■ Problem details ■
Carry over every entry exactly as it appears in the records.

■ Material for this task ■
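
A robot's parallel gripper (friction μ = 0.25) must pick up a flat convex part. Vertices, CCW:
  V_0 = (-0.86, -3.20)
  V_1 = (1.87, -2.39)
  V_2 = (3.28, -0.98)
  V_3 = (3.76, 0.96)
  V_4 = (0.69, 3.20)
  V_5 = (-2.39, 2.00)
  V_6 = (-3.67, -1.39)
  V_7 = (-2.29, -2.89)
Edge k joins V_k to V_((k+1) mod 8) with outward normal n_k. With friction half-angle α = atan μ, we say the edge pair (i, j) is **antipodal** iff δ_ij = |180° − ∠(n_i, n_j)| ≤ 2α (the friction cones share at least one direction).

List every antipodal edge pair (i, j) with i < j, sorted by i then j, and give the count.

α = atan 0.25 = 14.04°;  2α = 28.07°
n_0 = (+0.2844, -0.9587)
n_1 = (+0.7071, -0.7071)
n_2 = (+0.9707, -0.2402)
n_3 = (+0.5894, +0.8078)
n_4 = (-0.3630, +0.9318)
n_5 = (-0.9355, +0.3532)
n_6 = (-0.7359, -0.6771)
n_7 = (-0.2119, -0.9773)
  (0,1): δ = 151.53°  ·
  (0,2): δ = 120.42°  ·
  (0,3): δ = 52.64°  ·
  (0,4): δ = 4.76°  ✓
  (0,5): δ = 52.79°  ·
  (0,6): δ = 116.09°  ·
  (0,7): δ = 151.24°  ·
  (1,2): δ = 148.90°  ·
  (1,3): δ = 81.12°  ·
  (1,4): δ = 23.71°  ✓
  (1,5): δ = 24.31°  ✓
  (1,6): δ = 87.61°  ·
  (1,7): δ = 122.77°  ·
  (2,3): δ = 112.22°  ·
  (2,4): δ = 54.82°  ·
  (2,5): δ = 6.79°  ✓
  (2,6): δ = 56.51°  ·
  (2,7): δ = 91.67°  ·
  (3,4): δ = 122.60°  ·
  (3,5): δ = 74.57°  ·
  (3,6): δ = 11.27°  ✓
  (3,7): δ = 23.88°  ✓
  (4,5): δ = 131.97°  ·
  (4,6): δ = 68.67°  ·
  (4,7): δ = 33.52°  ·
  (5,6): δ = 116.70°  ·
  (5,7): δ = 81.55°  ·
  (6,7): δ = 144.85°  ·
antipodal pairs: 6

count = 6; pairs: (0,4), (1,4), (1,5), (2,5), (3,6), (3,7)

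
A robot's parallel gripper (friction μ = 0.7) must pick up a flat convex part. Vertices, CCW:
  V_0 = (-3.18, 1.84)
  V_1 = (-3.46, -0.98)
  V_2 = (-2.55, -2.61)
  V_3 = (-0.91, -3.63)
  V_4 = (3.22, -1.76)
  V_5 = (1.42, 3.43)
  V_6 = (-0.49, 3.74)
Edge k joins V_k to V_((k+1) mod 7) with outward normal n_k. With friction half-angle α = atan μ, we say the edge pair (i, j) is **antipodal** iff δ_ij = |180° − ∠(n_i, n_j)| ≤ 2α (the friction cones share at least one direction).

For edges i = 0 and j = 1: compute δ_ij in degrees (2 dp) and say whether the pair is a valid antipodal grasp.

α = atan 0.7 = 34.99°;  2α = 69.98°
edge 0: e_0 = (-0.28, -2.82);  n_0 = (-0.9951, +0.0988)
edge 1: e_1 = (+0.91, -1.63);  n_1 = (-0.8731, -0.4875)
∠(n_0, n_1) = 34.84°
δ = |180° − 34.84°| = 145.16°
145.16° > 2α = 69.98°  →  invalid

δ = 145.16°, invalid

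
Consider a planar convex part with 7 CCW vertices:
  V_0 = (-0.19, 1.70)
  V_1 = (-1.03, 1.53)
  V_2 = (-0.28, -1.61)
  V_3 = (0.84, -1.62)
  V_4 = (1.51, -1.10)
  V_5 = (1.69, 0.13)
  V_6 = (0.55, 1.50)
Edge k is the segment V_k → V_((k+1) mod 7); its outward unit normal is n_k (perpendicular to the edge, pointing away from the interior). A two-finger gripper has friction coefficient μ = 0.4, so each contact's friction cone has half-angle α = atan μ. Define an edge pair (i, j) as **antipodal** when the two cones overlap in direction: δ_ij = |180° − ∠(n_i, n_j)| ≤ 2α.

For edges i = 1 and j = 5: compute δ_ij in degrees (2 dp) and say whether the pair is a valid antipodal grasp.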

■ Answer to this problem ■
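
A robot's parallel gripper (friction μ = 0.25) must pick up a flat convex part. Vertices, CCW:
  V_0 = (-0.86, -3.20)
  V_1 = (1.87, -2.39)
  V_2 = (3.28, -0.98)
  V_3 = (3.76, 0.96)
  V_4 = (0.69, 3.20)
  V_5 = (-2.39, 2.00)
  V_6 = (-3.67, -1.39)
  V_7 = (-2.29, -2.89)
Edge k joins V_k to V_((k+1) mod 8) with outward normal n_k. With friction half-angle α = atan μ, we say the edge pair (i, j) is **antipodal** iff δ_ij = |180° − ∠(n_i, n_j)| ≤ 2α (the friction cones share at least one direction).

List every antipodal edge pair (i, j) with i < j, sorted by i then j, and give the count.

α = atan 0.25 = 14.04°;  2α = 28.07°
n_0 = (+0.2844, -0.9587)
n_1 = (+0.7071, -0.7071)
n_2 = (+0.9707, -0.2402)
n_3 = (+0.5894, +0.8078)
n_4 = (-0.3630, +0.9318)
n_5 = (-0.9355, +0.3532)
n_6 = (-0.7359, -0.6771)
n_7 = (-0.2119, -0.9773)
  (0,1): δ = 151.53°  ·
  (0,2): δ = 120.42°  ·
  (0,3): δ = 52.64°  ·
  (0,4): δ = 4.76°  ✓
  (0,5): δ = 52.79°  ·
  (0,6): δ = 116.09°  ·
  (0,7): δ = 151.24°  ·
  (1,2): δ = 148.90°  ·
  (1,3): δ = 81.12°  ·
  (1,4): δ = 23.71°  ✓
  (1,5): δ = 24.31°  ✓
  (1,6): δ = 87.61°  ·
  (1,7): δ = 122.77°  ·
  (2,3): δ = 112.22°  ·
  (2,4): δ = 54.82°  ·
  (2,5): δ = 6.79°  ✓
  (2,6): δ = 56.51°  ·
  (2,7): δ = 91.67°  ·
  (3,4): δ = 122.60°  ·
  (3,5): δ = 74.57°  ·
  (3,6): δ = 11.27°  ✓
  (3,7): δ = 23.88°  ✓
  (4,5): δ = 131.97°  ·
  (4,6): δ = 68.67°  ·
  (4,7): δ = 33.52°  ·
  (5,6): δ = 116.70°  ·
  (5,7): δ = 81.55°  ·
  (6,7): δ = 144.85°  ·
antipodal pairs: 6

count = 6; pairs: (0,4), (1,4), (1,5), (2,5), (3,6), (3,7)

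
A robot's parallel gripper (friction μ = 0.7) must pick up a flat convex part. Vertices, CCW:
  V_0 = (-3.18, 1.84)
  V_1 = (-3.46, -0.98)
  V_2 = (-2.55, -2.61)
  V_3 = (-0.91, -3.63)
  V_4 = (3.22, -1.76)
  V_5 = (1.42, 3.43)
  V_6 = (-0.49, 3.74)
Edge k joins V_k to V_((k+1) mod 7) with outward normal n_k. With friction half-angle α = atan μ, we say the edge pair (i, j) is **antipodal** iff δ_ij = |180° − ∠(n_i, n_j)| ≤ 2α (the friction cones share at least one direction).

For edges i = 0 and j = 1: compute δ_ij in degrees (2 dp) and say whether the pair is a valid antipodal grasp.

α = atan 0.7 = 34.99°;  2α = 69.98°
edge 0: e_0 = (-0.28, -2.82);  n_0 = (-0.9951, +0.0988)
edge 1: e_1 = (+0.91, -1.63);  n_1 = (-0.8731, -0.4875)
∠(n_0, n_1) = 34.84°
δ = |180° − 34.84°| = 145.16°
145.16° > 2α = 69.98°  →  invalid

δ = 145.16°, invalid

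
Consider a planar convex part with 7 CCW vertices:
  V_0 = (-0.19, 1.70)
  V_1 = (-1.03, 1.53)
  V_2 = (-0.28, -1.61)
  V_3 = (0.84, -1.62)
  V_4 = (1.51, -1.10)
  V_5 = (1.69, 0.13)
  V_6 = (0.55, 1.50)
Edge k is the segment V_k → V_((k+1) mod 7); its outward unit normal is n_k (perpendicular to the edge, pointing away from the interior). A two-finger gripper has friction coefficient μ = 0.4, so each contact's friction cone has half-angle α = atan μ. Define an edge pair (i, j) as **antipodal** when the two cones overlap in direction: δ_ij = |180° − ∠(n_i, n_j)| ≤ 2α.

For edges i = 1 and j = 5: compute δ_ij in degrees (2 dp) and say whether the pair is a valid antipodal grasp.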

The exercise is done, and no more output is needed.